> **ASSIGNMENT**:
Of all the lines in the records below, copy only those that contain the string "Consider".

> **RECORDS SHOWN**:
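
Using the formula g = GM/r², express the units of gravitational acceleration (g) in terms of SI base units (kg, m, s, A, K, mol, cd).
Units of each symbol in g = GM/r²:
  G (gravitational constant): m³/(kg·s²)
  M (mass): kg
  r (distance): m  → to the power 2 in the denominator, contributes 1/m²

Multiplying the contributions: [m³/(kg·s²)] · [kg] · [1/m²]
Adding exponents of each base unit: m: 1, s: -2
SI base units of gravitational acceleration: m/s²

Answer: m/s²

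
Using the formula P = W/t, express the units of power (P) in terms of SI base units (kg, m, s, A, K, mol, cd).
Units of each symbol in P = W/t:
  W (work): kg·m²/s²
  t (time): s  → in the denominator, contributes 1/s

Multiplying the contributions: [kg·m²/s²] · [1/s]
Adding exponents of each base unit: kg: 1, m: 2, s: -3
SI base units of power: kg·m²/s³

Answer: kg·m²/s³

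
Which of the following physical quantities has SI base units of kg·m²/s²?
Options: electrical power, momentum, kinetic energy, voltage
Checking the SI base units of each option:
  electrical power (P = IV): kg·m²/s³  ✗
  momentum (p = mv): kg·m/s  ✗
  kinetic energy (E = ½mv²): kg·m²/s²  ✓ matches
  voltage (V = IR): kg·m²/(s³·A)  ✗

Only kinetic energy has units kg·m²/s².

Answer: kinetic energy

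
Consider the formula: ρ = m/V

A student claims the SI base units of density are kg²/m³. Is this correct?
Units of each symbol in ρ = m/V:
  m (mass): kg
  V (volume): m³  → in the denominator, contributes 1/m³

Multiplying the contributions: [kg] · [1/m³]
Adding exponents of each base unit: kg: 1, m: -3
SI base units of density: kg/m³

The claimed units kg²/m³ (exponents kg: 2, m: -3) do not match the derived units kg/m³ (exponents kg: 1, m: -3), so the claim is incorrect.

Answer: No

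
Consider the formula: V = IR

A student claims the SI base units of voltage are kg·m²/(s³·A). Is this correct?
Units of each symbol in V = IR:
  I (current): A
  R (resistance, in ohms): kg·m²/(s³·A²)

Multiplying the contributions: [A] · [kg·m²/(s³·A²)]
Adding exponents of each base unit: kg: 1, m: 2, s: -3, A: -1
SI base units of voltage: kg·m²/(s³·A)

The claimed units kg·m²/(s³·A) match the derived units, so the claim is correct.

Answer: Yes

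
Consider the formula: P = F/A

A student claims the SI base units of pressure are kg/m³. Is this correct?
Units of each symbol in P = F/A:
  F (force): kg·m/s²
  A (area): m²  → in the denominator, contributes 1/m²

Multiplying the contributions: [kg·m/s²] · [1/m²]
Adding exponents of each base unit: kg: 1, m: -1, s: -2
SI base units of pressure: kg/(m·s²)

The claimed units kg/m³ (exponents kg: 1, m: -3) do not match the derived units kg/(m·s²) (exponents kg: 1, m: -1, s: -2), so the claim is incorrect.

Answer: No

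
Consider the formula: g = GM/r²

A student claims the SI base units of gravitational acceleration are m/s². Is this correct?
Units of each symbol in g = GM/r²:
  G (gravitational constant): m³/(kg·s²)
  M (mass): kg
  r (distance): m  → to the power 2 in the denominator, contributes 1/m²

Multiplying the contributions: [m³/(kg·s²)] · [kg] · [1/m²]
Adding exponents of each base unit: m: 1, s: -2
SI base units of gravitational acceleration: m/s²

The claimed units m/s² match the derived units, so the claim is correct.

Answer: Yes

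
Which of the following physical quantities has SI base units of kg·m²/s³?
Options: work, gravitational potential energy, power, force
Checking the SI base units of each option:
  work (W = Fd): kg·m²/s²  ✗
  gravitational potential energy (U = -GMm/r): kg·m²/s²  ✗
  power (P = W/t): kg·m²/s³  ✓ matches
  force (F = ma): kg·m/s²  ✗

Only power has units kg·m²/s³.

Answer: power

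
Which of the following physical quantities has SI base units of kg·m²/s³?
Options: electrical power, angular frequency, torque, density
Checking the SI base units of each option:
  electrical power (P = IV): kg·m²/s³  ✓ matches
  angular frequency (ω = 2πf): 1/s  ✗
  torque (τ = Fr): kg·m²/s²  ✗
  density (ρ = m/V): kg/m³  ✗

Only electrical power has units kg·m²/s³.

Answer: electrical power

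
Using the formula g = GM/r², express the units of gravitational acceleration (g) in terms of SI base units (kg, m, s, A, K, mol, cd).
Units of each symbol in g = GM/r²:
  G (gravitational constant): m³/(kg·s²)
  M (mass): kg
  r (distance): m  → to the power 2 in the denominator, contributes 1/m²

Multiplying the contributions: [m³/(kg·s²)] · [kg] · [1/m²]
Adding exponents of each base unit: m: 1, s: -2
SI base units of gravitational acceleration: m/s²

Answer: m/s²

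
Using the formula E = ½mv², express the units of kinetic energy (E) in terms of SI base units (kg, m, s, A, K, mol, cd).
Units of each symbol in E = ½mv²:
  m (mass): kg
  v (speed): m/s  → to the power 2, contributes m²/s²
  The factor ½ is dimensionless.

Multiplying the contributions: [kg] · [m²/s²]
Adding exponents of each base unit: kg: 1, m: 2, s: -2
SI base units of kinetic energy: kg·m²/s²

Answer: kg·m²/s²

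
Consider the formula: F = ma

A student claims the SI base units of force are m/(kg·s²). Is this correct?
Units of each symbol in F = ma:
  m (mass): kg
  a (acceleration): m/s²

Multiplying the contributions: [kg] · [m/s²]
Adding exponents of each base unit: kg: 1, m: 1, s: -2
SI base units of force: kg·m/s²

The claimed units m/(kg·s²) (exponents kg: -1, m: 1, s: -2) do not match the derived units kg·m/s² (exponents kg: 1, m: 1, s: -2), so the claim is incorrect.

Answer: No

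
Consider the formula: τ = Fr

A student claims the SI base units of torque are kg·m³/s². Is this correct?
Units of each symbol in τ = Fr:
  F (force): kg·m/s²
  r (lever arm): m

Multiplying the contributions: [kg·m/s²] · [m]
Adding exponents of each base unit: kg: 1, m: 2, s: -2
SI base units of torque: kg·m²/s²

The claimed units kg·m³/s² (exponents kg: 1, m: 3, s: -2) do not match the derived units kg·m²/s² (exponents kg: 1, m: 2, s: -2), so the claim is incorrect.

Answer: No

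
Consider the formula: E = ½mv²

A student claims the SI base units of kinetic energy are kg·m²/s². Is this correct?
Units of each symbol in E = ½mv²:
  m (mass): kg
  v (speed): m/s  → to the power 2, contributes m²/s²
  The factor ½ is dimensionless.

Multiplying the contributions: [kg] · [m²/s²]
Adding exponents of each base unit: kg: 1, m: 2, s: -2
SI base units of kinetic energy: kg·m²/s²

The claimed units kg·m²/s² match the derived units, so the claim is correct.

Answer: Yes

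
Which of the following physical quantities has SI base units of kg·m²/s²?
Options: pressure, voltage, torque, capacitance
Checking the SI base units of each option:
  pressure (P = F/A): kg/(m·s²)  ✗
  voltage (V = IR): kg·m²/(s³·A)  ✗
  torque (τ = Fr): kg·m²/s²  ✓ matches
  capacitance (C = Q/V): s⁴·A²/(kg·m²)  ✗

Only torque has units kg·m²/s².

Answer: torque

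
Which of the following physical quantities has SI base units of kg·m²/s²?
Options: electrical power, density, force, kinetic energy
Checking the SI base units of each option:
  electrical power (P = IV): kg·m²/s³  ✗
  density (ρ = m/V): kg/m³  ✗
  force (F = ma): kg·m/s²  ✗
  kinetic energy (E = ½mv²): kg·m²/s²  ✓ matches

Only kinetic energy has units kg·m²/s².

Answer: kinetic energy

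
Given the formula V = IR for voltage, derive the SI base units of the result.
Units of each symbol in V = IR:
  I (current): A
  R (resistance, in ohms): kg·m²/(s³·A²)

Multiplying the contributions: [A] · [kg·m²/(s³·A²)]
Adding exponents of each base unit: kg: 1, m: 2, s: -3, A: -1
SI base units of voltage: kg·m²/(s³·A)

Answer: kg·m²/(s³·A)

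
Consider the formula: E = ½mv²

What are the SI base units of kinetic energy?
Units of each symbol in E = ½mv²:
  m (mass): kg
  v (speed): m/s  → to the power 2, contributes m²/s²
  The factor ½ is dimensionless.

Multiplying the contributions: [kg] · [m²/s²]
Adding exponents of each base unit: kg: 1, m: 2, s: -2
SI base units of kinetic energy: kg·m²/s²

Answer: kg·m²/s²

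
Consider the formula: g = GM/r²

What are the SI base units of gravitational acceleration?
Units of each symbol in g = GM/r²:
  G (gravitational constant): m³/(kg·s²)
  M (mass): kg
  r (distance): m  → to the power 2 in the denominator, contributes 1/m²

Multiplying the contributions: [m³/(kg·s²)] · [kg] · [1/m²]
Adding exponents of each base unit: m: 1, s: -2
SI base units of gravitational acceleration: m/s²

Answer: m/s²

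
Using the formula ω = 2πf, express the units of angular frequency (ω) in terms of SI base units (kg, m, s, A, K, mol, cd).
Units of each symbol in ω = 2πf:
  f (frequency): 1/s
  The factor 2π is dimensionless.

Multiplying the contributions: [1/s]
Adding exponents of each base unit: s: -1
SI base units of angular frequency: 1/s

Answer: 1/s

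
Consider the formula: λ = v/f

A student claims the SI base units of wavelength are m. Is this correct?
Units of each symbol in λ = v/f:
  v (wave speed): m/s
  f (frequency): 1/s  → in the denominator, contributes s

Multiplying the contributions: [m/s] · [s]
Adding exponents of each base unit: m: 1
SI base units of wavelength: m

The claimed units m match the derived units, so the claim is correct.

Answer: Yes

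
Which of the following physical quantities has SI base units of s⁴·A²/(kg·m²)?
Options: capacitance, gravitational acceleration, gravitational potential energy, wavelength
Checking the SI base units of each option:
  capacitance (C = Q/V): s⁴·A²/(kg·m²)  ✓ matches
  gravitational acceleration (g = GM/r²): m/s²  ✗
  gravitational potential energy (U = -GMm/r): kg·m²/s²  ✗
  wavelength (λ = v/f): m  ✗

Only capacitance has units s⁴·A²/(kg·m²).

Answer: capacitance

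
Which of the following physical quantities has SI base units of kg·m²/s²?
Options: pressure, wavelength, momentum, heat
Checking the SI base units of each option:
  pressure (P = F/A): kg/(m·s²)  ✗
  wavelength (λ = v/f): m  ✗
  momentum (p = mv): kg·m/s  ✗
  heat (Q = mcΔT): kg·m²/s²  ✓ matches

Only heat has units kg·m²/s².

Answer: heat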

> **RESPONSE BOX**:
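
Consider the formula: ρ = m/V
Consider the formula: V = IR
Consider the formula: P = F/A
Consider the formula: g = GM/r²
Consider the formula: F = ma
Consider the formula: τ = Fr
Consider the formula: E = ½mv²
Consider the formula: E = ½mv²
Consider the formula: g = GM/r²
Consider the formula: λ = v/f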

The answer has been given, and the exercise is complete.